■ What you are asked to do
Below is a block of records; please copy all of them exactly.

■ Entries provided
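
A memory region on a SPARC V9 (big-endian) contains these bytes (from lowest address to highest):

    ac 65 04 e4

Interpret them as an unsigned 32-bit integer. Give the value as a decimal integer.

2892301540

Big-endian stores the most-significant byte at the lowest address.
The bytes are already most-significant first: 0xAC6504E4.
0xAC6504E4 = 2892301540.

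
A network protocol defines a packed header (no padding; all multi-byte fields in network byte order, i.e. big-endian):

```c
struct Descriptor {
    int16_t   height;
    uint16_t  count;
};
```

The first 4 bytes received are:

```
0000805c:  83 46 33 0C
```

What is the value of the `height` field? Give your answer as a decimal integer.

-31930

`height` is the first field, at byte offset 0, occupying 2 bytes.
Bytes at offsets 0..1: 83 46.
Big-endian: lowest address holds the most-significant byte.
The bytes are already most-significant first: 0x8346.
Top bit is set, so as a signed 16-bit value this is 0x8346 − 2^16 = -31930.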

■ Written reply
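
A memory region on a SPARC V9 (big-endian) contains these bytes (from lowest address to highest):

    ac 65 04 e4

Interpret them as an unsigned 32-bit integer. Give the value as a decimal integer.

2892301540

Big-endian stores the most-significant byte at the lowest address.
The bytes are already most-significant first: 0xAC6504E4.
0xAC6504E4 = 2892301540.

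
A network protocol defines a packed header (no padding; all multi-byte fields in network byte order, i.e. big-endian):

```c
struct Descriptor {
    int16_t   height;
    uint16_t  count;
};
```

The first 4 bytes received are:

```
0000805c:  83 46 33 0C
```

What is the value of the `height` field? Give your answer as a decimal integer.

-31930

`height` is the first field, at byte offset 0, occupying 2 bytes.
Bytes at offsets 0..1: 83 46.
Big-endian: lowest address holds the most-significant byte.
The bytes are already most-significant first: 0x8346.
Top bit is set, so as a signed 16-bit value this is 0x8346 − 2^16 = -31930.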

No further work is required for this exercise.